- _TASK_: Of the entries below, restate word for word only the section that runs from the line with "Let u(x) = x**2" to the line with "Check the integration-by-parts", counting both ends.

- _EXCERPTED DATA_:

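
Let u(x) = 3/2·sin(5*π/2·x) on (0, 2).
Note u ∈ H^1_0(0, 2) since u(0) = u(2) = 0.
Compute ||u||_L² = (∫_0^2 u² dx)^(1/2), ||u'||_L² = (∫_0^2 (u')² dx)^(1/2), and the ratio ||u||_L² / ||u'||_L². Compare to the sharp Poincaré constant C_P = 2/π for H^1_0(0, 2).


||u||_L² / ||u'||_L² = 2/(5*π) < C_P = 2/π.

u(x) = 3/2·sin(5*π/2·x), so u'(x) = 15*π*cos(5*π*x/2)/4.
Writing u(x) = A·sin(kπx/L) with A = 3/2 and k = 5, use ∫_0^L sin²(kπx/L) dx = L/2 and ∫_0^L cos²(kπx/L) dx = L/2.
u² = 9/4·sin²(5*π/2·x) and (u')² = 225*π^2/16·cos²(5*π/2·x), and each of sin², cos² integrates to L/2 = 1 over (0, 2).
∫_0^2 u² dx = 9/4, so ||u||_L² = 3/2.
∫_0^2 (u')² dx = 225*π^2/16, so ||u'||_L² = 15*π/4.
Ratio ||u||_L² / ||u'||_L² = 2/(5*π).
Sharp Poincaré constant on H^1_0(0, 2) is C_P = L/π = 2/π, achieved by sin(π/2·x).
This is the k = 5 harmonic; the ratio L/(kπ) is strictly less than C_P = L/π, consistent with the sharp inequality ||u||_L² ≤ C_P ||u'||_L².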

--

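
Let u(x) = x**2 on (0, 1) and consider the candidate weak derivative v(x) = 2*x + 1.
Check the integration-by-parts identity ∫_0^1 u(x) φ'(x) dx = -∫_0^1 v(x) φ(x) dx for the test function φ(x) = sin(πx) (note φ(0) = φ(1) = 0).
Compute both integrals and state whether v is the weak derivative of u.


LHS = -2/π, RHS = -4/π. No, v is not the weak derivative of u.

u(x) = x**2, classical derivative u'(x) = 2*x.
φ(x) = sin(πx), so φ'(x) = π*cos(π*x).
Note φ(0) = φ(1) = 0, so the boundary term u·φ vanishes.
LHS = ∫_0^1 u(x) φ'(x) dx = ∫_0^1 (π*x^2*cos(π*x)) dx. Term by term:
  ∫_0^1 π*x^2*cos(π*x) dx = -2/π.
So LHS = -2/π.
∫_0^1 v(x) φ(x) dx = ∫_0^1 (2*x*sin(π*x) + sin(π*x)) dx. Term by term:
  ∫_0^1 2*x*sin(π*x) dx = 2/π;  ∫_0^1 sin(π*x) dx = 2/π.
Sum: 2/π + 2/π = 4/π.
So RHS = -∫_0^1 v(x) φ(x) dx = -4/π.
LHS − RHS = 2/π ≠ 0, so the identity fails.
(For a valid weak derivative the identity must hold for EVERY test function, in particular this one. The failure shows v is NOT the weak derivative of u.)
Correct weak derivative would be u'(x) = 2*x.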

- _TASK SOLUTION_:
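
Let u(x) = x**2 on (0, 1) and consider the candidate weak derivative v(x) = 2*x + 1.
Check the integration-by-parts identity ∫_0^1 u(x) φ'(x) dx = -∫_0^1 v(x) φ(x) dx for the test function φ(x) = sin(πx) (note φ(0) = φ(1) = 0).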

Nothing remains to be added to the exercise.